● **AVAILABLE RECORDS**:

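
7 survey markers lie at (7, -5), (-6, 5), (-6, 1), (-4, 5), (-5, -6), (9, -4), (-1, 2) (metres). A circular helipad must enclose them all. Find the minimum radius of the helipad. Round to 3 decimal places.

A smallest enclosing disk is always determined by at most three of the input points on its boundary.
The minimum enclosing circle is determined by three boundary points: (-6, 5), (-5, -6), (9, -4).
Their circumcentre is (33/26, 3/26) with r² = 25925/338.
The farthest remaining point (7, -5) is at distance² 19945/338 ≤ 25925/338.
r = √(25925/338) ≈ 8.758.

8.758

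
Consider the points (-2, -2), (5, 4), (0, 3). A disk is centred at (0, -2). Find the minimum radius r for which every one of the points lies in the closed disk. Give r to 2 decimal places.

The required radius is the distance from (0, -2) to the farthest point.
Squared distances: 4, 61, 25.
Maximum is 61, attained at (5, 4).
r = √61 ≈ 7.81.

7.81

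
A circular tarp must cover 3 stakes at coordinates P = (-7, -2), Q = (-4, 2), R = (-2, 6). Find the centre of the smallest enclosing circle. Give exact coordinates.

(-4.5, 2)

Side lengths²: PQ² = 25, PR² = 89, QR² = 20.
Since PR² = 89 ≥ 25 + 20 = 45, the angle opposite PR is not acute, so the smallest enclosing circle has PR as diameter.
Centre = midpoint of PR = (-4.5, 2), r² = 89/4 = 22.25.
Centre = (-4.5, 2).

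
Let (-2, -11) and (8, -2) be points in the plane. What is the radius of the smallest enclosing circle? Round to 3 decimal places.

6.727

The smallest circle enclosing two points has them as diameter endpoints.
Centre = midpoint = (3, -6.5); r² = |(-2, -11)−(8, -2)|²/4 = 181/4 = 45.25.
r = √(45.25) ≈ 6.727.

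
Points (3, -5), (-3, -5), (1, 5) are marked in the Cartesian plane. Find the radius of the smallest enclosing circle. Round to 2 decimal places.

5.49

Call the three points A, B, C in the order given.
Side lengths²: AB² = 36, AC² = 104, BC² = 116.
Since BC² = 116 < 104 + 36 = 140, the triangle is acute, so the smallest enclosing circle is the circumcircle.
Circumcentre = (0, -0.4), r² = 30.16.
r = √(30.16) ≈ 5.49.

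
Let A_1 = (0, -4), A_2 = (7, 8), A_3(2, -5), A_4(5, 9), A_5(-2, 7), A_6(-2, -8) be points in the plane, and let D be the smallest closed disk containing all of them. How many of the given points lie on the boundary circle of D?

By Welzl's lemma the MEC is supported by two points (diametrically opposite) or three points (on a circumcircle).
The minimum enclosing circle is determined by three boundary points: A_2, A_4, A_6.
Their circumcentre is (157/82, 27/82) with r² = 284765/3362.
The farthest remaining point A_5 is at distance² 201125/3362 ≤ 284765/3362.
The points at distance exactly r from the centre are A_2, A_4, A_6 — 3 points.

3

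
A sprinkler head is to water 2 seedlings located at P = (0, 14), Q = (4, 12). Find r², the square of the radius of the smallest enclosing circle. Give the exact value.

The smallest circle enclosing two points has them as diameter endpoints.
Centre = midpoint = (2, 13); r² = |PQ|²/4 = 20/4 = 5.

5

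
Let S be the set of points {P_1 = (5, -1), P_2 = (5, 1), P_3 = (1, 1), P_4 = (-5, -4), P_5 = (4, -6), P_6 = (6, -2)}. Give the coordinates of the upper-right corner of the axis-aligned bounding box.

x-range [-5, 6], y-range [-6, 1].
The upper-right corner is (6, 1).

(6, 1)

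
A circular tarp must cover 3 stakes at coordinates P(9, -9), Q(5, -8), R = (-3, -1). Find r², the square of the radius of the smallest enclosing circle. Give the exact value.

Side lengths²: PQ² = 17, PR² = 208, QR² = 113.
Since PR² = 208 ≥ 113 + 17 = 130, the angle opposite PR is not acute, so the smallest enclosing circle has PR as diameter.
Centre = midpoint of PR = (3, -5), r² = 208/4 = 52.

52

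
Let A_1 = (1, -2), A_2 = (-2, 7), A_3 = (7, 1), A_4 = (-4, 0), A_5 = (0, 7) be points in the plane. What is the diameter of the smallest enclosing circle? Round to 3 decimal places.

11.597

By Welzl's lemma the MEC is supported by two points (diametrically opposite) or three points (on a circumcircle).
The minimum enclosing circle is determined by three boundary points: A_2, A_3, A_4.
Their circumcentre is (1.34, 2.26) with r² = 33.6232.
The farthest remaining point A_5 is at distance² 24.2632 ≤ 33.6232.
Diameter = 2r = 2√(33.6232) ≈ 11.597.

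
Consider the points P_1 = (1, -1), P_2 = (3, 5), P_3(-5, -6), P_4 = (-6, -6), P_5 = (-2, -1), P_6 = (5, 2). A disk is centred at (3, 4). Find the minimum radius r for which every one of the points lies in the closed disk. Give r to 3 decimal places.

13.454

The required radius is the distance from (3, 4) to the farthest point.
Squared distances: 29, 1, 164, 181, 50, 8.
Maximum is 181, attained at P_4.
r = √181 ≈ 13.454.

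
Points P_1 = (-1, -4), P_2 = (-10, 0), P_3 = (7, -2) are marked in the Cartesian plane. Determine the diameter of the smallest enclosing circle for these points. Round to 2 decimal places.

Side lengths²: P_1P_2² = 97, P_1P_3² = 68, P_2P_3² = 293.
Since P_2P_3² = 293 ≥ 97 + 68 = 165, the angle opposite P_2P_3 is not acute, so the smallest enclosing circle has P_2P_3 as diameter.
Centre = midpoint of P_2P_3 = (-1.5, -1), r² = 293/4 = 73.25.
Diameter = 2r = 2√(73.25) ≈ 17.12.

17.12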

● **EXERCISE DESCRIPTION**: All of the material should appear again, reproduced word for word.

● **RESULT FOR THIS EXERCISE**:
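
7 survey markers lie at (7, -5), (-6, 5), (-6, 1), (-4, 5), (-5, -6), (9, -4), (-1, 2) (metres). A circular helipad must enclose them all. Find the minimum radius of the helipad. Round to 3 decimal places.

A smallest enclosing disk is always determined by at most three of the input points on its boundary.
The minimum enclosing circle is determined by three boundary points: (-6, 5), (-5, -6), (9, -4).
Their circumcentre is (33/26, 3/26) with r² = 25925/338.
The farthest remaining point (7, -5) is at distance² 19945/338 ≤ 25925/338.
r = √(25925/338) ≈ 8.758.

8.758

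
Consider the points (-2, -2), (5, 4), (0, 3). A disk is centred at (0, -2). Find the minimum radius r for which every one of the points lies in the closed disk. Give r to 2 decimal places.

The required radius is the distance from (0, -2) to the farthest point.
Squared distances: 4, 61, 25.
Maximum is 61, attained at (5, 4).
r = √61 ≈ 7.81.

7.81

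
A circular tarp must cover 3 stakes at coordinates P = (-7, -2), Q = (-4, 2), R = (-2, 6). Find the centre of the smallest enclosing circle. Give exact coordinates.

(-4.5, 2)

Side lengths²: PQ² = 25, PR² = 89, QR² = 20.
Since PR² = 89 ≥ 25 + 20 = 45, the angle opposite PR is not acute, so the smallest enclosing circle has PR as diameter.
Centre = midpoint of PR = (-4.5, 2), r² = 89/4 = 22.25.
Centre = (-4.5, 2).

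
Let (-2, -11) and (8, -2) be points in the plane. What is the radius of the smallest enclosing circle? Round to 3 decimal places.

6.727

The smallest circle enclosing two points has them as diameter endpoints.
Centre = midpoint = (3, -6.5); r² = |(-2, -11)−(8, -2)|²/4 = 181/4 = 45.25.
r = √(45.25) ≈ 6.727.

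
Points (3, -5), (-3, -5), (1, 5) are marked in the Cartesian plane. Find the radius of the smallest enclosing circle. Round to 2 decimal places.

5.49

Call the three points A, B, C in the order given.
Side lengths²: AB² = 36, AC² = 104, BC² = 116.
Since BC² = 116 < 104 + 36 = 140, the triangle is acute, so the smallest enclosing circle is the circumcircle.
Circumcentre = (0, -0.4), r² = 30.16.
r = √(30.16) ≈ 5.49.

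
Let A_1 = (0, -4), A_2 = (7, 8), A_3(2, -5), A_4(5, 9), A_5(-2, 7), A_6(-2, -8) be points in the plane, and let D be the smallest closed disk containing all of them. How many of the given points lie on the boundary circle of D?

By Welzl's lemma the MEC is supported by two points (diametrically opposite) or three points (on a circumcircle).
The minimum enclosing circle is determined by three boundary points: A_2, A_4, A_6.
Their circumcentre is (157/82, 27/82) with r² = 284765/3362.
The farthest remaining point A_5 is at distance² 201125/3362 ≤ 284765/3362.
The points at distance exactly r from the centre are A_2, A_4, A_6 — 3 points.

3

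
A sprinkler head is to water 2 seedlings located at P = (0, 14), Q = (4, 12). Find r², the square of the radius of the smallest enclosing circle. Give the exact value.

The smallest circle enclosing two points has them as diameter endpoints.
Centre = midpoint = (2, 13); r² = |PQ|²/4 = 20/4 = 5.

5

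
Let S be the set of points {P_1 = (5, -1), P_2 = (5, 1), P_3 = (1, 1), P_4 = (-5, -4), P_5 = (4, -6), P_6 = (6, -2)}. Give the coordinates of the upper-right corner of the axis-aligned bounding box.

x-range [-5, 6], y-range [-6, 1].
The upper-right corner is (6, 1).

(6, 1)

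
A circular tarp must cover 3 stakes at coordinates P(9, -9), Q(5, -8), R = (-3, -1). Find r², the square of the radius of the smallest enclosing circle. Give the exact value.

Side lengths²: PQ² = 17, PR² = 208, QR² = 113.
Since PR² = 208 ≥ 113 + 17 = 130, the angle opposite PR is not acute, so the smallest enclosing circle has PR as diameter.
Centre = midpoint of PR = (3, -5), r² = 208/4 = 52.

52

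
Let A_1 = (1, -2), A_2 = (-2, 7), A_3 = (7, 1), A_4 = (-4, 0), A_5 = (0, 7) be points in the plane. What is the diameter of the smallest enclosing circle? Round to 3 decimal places.

11.597

By Welzl's lemma the MEC is supported by two points (diametrically opposite) or three points (on a circumcircle).
The minimum enclosing circle is determined by three boundary points: A_2, A_3, A_4.
Their circumcentre is (1.34, 2.26) with r² = 33.6232.
The farthest remaining point A_5 is at distance² 24.2632 ≤ 33.6232.
Diameter = 2r = 2√(33.6232) ≈ 11.597.

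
Consider the points P_1 = (1, -1), P_2 = (3, 5), P_3(-5, -6), P_4 = (-6, -6), P_5 = (-2, -1), P_6 = (5, 2). A disk is centred at (3, 4). Find the minimum radius r for which every one of the points lies in the closed disk. Give r to 3 decimal places.

13.454

The required radius is the distance from (3, 4) to the farthest point.
Squared distances: 29, 1, 164, 181, 50, 8.
Maximum is 181, attained at P_4.
r = √181 ≈ 13.454.

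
Points P_1 = (-1, -4), P_2 = (-10, 0), P_3 = (7, -2) are marked in the Cartesian plane. Determine the diameter of the smallest enclosing circle for these points. Round to 2 decimal places.

Side lengths²: P_1P_2² = 97, P_1P_3² = 68, P_2P_3² = 293.
Since P_2P_3² = 293 ≥ 97 + 68 = 165, the angle opposite P_2P_3 is not acute, so the smallest enclosing circle has P_2P_3 as diameter.
Centre = midpoint of P_2P_3 = (-1.5, -1), r² = 293/4 = 73.25.
Diameter = 2r = 2√(73.25) ≈ 17.12.

17.12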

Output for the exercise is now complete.